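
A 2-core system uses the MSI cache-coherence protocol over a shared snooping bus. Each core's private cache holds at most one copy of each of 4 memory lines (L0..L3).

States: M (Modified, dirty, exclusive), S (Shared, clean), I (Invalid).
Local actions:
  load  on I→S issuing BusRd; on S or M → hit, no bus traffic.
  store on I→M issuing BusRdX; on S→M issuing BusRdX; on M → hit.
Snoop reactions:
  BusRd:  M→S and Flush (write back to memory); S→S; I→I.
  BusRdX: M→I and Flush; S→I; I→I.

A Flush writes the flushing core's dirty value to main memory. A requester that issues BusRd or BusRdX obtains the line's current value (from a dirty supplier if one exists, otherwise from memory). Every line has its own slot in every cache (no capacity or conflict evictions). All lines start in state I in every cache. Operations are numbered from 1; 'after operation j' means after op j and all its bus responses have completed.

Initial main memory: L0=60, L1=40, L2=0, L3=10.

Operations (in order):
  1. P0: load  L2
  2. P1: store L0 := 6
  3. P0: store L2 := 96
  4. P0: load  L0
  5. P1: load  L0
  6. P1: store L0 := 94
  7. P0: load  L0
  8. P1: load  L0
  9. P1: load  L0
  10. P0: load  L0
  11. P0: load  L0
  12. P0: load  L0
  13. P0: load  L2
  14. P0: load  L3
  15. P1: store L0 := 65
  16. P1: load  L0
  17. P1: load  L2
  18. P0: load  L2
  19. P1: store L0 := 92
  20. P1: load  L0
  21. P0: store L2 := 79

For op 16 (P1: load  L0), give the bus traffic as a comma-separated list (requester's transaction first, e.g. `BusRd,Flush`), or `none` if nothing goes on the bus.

[1] P0: load  L2 | P0:S(0), P1:I | bus: BusRd
[2] P1: store L0 := 6 | P0:I, P1:M(6) | bus: BusRdX
[3] P0: store L2 := 96 | P0:M(96), P1:I | bus: BusRdX
[4] P0: load  L0 | P0:S(6), P1:S(6) | bus: BusRd,Flush
[5] P1: load  L0 | P0:S(6), P1:S(6) | bus: none
[6] P1: store L0 := 94 | P0:I, P1:M(94) | bus: BusRdX
[7] P0: load  L0 | P0:S(94), P1:S(94) | bus: BusRd,Flush
[8] P1: load  L0 | P0:S(94), P1:S(94) | bus: none
[9] P1: load  L0 | P0:S(94), P1:S(94) | bus: none
[10] P0: load  L0 | P0:S(94), P1:S(94) | bus: none
[11] P0: load  L0 | P0:S(94), P1:S(94) | bus: none
[12] P0: load  L0 | P0:S(94), P1:S(94) | bus: none
[13] P0: load  L2 | P0:M(96), P1:I | bus: none
[14] P0: load  L3 | P0:S(10), P1:I | bus: BusRd
[15] P1: store L0 := 65 | P0:I, P1:M(65) | bus: BusRdX
[16] P1: load  L0 | P0:I, P1:M(65) | bus: none
[17] P1: load  L2 | P0:S(96), P1:S(96) | bus: BusRd,Flush
[18] P0: load  L2 | P0:S(96), P1:S(96) | bus: none
[19] P1: store L0 := 92 | P0:I, P1:M(92) | bus: none
[20] P1: load  L0 | P0:I, P1:M(92) | bus: none
[21] P0: store L2 := 79 | P0:M(79), P1:I | bus: BusRdX

bus = none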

● ● ● ● ● ● ●

PROMPT:
Write out a verbatim copy of the data, beginning with its first line and ending with the line that contains "BusRdX: M→I and Flush; S→I; I→I.".

WRITTEN SOLUTION:
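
A 2-core system uses the MSI cache-coherence protocol over a shared snooping bus. Each core's private cache holds at most one copy of each of 4 memory lines (L0..L3).

States: M (Modified, dirty, exclusive), S (Shared, clean), I (Invalid).
Local actions:
  load  on I→S issuing BusRd; on S or M → hit, no bus traffic.
  store on I→M issuing BusRdX; on S→M issuing BusRdX; on M → hit.
Snoop reactions:
  BusRd:  M→S and Flush (write back to memory); S→S; I→I.
  BusRdX: M→I and Flush; S→I; I→I.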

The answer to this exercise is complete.